■ The problem
Return only the lines running from the top of the entries to the line with "Step size h = 1/4; number of steps = 4", inclusive, exactly as written.

■ Data

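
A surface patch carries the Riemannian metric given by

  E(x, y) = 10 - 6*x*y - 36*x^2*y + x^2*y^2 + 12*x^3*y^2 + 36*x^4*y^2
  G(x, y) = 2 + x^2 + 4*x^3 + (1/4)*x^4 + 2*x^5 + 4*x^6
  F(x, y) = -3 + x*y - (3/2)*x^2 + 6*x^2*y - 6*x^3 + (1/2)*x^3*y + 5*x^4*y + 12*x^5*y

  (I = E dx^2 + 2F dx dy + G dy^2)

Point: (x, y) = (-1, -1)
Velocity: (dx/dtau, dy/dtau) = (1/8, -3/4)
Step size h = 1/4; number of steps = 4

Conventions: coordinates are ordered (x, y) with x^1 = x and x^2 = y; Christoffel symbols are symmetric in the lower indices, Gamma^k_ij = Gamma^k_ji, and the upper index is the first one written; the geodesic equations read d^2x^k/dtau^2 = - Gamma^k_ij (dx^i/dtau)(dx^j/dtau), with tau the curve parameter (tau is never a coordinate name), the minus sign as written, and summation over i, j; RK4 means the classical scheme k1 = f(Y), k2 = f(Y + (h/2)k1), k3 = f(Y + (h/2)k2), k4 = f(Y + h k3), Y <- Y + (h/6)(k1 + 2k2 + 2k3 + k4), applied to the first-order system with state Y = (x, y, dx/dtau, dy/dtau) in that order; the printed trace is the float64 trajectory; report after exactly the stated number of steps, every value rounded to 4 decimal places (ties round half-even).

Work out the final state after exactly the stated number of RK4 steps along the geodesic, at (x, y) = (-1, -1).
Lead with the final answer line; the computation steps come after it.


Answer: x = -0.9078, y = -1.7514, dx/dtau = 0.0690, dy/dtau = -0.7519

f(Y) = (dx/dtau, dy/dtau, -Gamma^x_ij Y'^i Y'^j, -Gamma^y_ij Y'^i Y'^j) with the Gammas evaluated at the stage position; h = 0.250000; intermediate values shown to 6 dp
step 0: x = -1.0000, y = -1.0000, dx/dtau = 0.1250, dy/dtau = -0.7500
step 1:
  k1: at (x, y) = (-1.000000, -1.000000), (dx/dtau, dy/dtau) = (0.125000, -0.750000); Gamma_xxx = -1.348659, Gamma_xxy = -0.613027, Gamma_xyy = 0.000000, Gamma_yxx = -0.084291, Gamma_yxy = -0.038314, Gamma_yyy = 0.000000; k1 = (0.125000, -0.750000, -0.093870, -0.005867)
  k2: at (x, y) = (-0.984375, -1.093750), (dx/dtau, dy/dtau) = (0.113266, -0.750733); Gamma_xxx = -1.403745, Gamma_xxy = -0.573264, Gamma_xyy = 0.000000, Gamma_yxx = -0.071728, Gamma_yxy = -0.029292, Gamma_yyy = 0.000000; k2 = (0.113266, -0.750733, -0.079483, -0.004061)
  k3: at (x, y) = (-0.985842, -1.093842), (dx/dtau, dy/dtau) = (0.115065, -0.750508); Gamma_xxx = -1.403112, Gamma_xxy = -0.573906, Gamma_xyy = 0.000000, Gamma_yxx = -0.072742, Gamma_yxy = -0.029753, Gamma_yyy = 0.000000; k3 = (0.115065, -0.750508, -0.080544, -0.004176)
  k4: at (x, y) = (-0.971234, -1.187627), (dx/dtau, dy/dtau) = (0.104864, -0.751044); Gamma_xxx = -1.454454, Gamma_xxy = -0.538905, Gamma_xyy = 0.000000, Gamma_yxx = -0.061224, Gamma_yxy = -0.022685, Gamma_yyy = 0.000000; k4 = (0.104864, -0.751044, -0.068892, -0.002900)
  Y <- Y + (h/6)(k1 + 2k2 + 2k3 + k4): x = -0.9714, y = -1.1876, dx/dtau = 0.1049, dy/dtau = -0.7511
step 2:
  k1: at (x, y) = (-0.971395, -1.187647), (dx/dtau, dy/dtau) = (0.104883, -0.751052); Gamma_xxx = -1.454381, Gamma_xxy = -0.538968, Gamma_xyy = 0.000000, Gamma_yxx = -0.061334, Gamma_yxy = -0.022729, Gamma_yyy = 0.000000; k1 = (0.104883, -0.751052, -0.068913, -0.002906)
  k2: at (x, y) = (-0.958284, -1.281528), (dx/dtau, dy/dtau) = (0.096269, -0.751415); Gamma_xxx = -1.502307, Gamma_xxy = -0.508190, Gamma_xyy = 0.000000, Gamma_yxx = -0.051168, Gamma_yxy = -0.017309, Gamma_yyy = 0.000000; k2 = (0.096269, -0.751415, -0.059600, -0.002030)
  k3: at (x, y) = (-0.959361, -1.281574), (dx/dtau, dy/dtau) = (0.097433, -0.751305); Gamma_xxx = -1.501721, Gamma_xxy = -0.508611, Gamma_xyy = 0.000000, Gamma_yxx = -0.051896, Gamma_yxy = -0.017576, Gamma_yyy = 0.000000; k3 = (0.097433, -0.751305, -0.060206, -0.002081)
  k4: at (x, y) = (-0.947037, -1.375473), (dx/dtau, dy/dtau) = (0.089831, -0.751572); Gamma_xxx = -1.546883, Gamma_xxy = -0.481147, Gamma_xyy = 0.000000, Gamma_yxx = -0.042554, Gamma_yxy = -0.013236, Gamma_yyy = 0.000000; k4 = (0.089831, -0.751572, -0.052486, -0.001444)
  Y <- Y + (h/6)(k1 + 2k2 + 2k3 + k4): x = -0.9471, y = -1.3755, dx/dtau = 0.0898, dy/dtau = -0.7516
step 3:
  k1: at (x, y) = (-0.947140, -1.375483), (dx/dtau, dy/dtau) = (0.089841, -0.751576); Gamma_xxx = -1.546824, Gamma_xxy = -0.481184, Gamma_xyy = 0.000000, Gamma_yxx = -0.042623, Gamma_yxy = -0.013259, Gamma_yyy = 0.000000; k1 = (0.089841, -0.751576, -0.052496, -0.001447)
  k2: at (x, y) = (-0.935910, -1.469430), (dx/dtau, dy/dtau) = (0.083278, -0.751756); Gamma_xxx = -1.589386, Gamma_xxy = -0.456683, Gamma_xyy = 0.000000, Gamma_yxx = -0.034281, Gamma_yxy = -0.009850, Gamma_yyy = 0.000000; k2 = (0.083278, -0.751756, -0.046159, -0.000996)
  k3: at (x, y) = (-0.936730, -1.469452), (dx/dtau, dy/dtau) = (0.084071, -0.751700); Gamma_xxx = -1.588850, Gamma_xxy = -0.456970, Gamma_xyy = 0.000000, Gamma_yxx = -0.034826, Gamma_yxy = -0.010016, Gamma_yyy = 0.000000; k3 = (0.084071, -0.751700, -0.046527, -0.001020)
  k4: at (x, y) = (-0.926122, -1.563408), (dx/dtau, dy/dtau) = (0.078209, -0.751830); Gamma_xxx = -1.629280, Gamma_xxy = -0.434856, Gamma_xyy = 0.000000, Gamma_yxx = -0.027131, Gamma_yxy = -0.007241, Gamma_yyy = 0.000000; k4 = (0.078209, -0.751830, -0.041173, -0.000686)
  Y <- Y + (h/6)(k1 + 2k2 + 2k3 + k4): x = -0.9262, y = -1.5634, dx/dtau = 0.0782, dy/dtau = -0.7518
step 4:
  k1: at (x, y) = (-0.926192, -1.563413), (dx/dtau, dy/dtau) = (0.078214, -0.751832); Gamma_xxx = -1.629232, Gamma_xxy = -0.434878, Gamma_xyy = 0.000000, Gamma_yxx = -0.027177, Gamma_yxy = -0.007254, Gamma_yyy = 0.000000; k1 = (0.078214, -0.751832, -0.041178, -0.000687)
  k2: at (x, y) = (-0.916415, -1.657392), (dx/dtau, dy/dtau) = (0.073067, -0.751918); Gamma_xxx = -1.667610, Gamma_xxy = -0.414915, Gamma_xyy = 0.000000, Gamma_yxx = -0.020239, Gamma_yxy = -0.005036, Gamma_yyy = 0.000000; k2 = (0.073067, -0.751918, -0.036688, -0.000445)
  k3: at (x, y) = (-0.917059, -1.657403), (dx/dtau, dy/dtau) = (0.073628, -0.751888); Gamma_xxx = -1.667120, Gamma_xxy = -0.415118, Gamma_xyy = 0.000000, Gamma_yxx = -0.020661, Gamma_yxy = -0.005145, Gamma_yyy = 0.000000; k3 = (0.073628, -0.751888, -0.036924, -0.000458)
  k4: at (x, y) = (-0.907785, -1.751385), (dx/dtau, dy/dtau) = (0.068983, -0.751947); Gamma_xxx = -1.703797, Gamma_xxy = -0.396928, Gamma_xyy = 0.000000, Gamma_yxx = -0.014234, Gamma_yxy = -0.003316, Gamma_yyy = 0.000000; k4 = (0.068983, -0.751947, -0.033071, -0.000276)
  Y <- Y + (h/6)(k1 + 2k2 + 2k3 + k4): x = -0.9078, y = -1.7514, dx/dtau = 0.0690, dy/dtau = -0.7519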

■ Solution
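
A surface patch carries the Riemannian metric given by

  E(x, y) = 10 - 6*x*y - 36*x^2*y + x^2*y^2 + 12*x^3*y^2 + 36*x^4*y^2
  G(x, y) = 2 + x^2 + 4*x^3 + (1/4)*x^4 + 2*x^5 + 4*x^6
  F(x, y) = -3 + x*y - (3/2)*x^2 + 6*x^2*y - 6*x^3 + (1/2)*x^3*y + 5*x^4*y + 12*x^5*y

  (I = E dx^2 + 2F dx dy + G dy^2)

Point: (x, y) = (-1, -1)
Velocity: (dx/dtau, dy/dtau) = (1/8, -3/4)
Step size h = 1/4; number of steps = 4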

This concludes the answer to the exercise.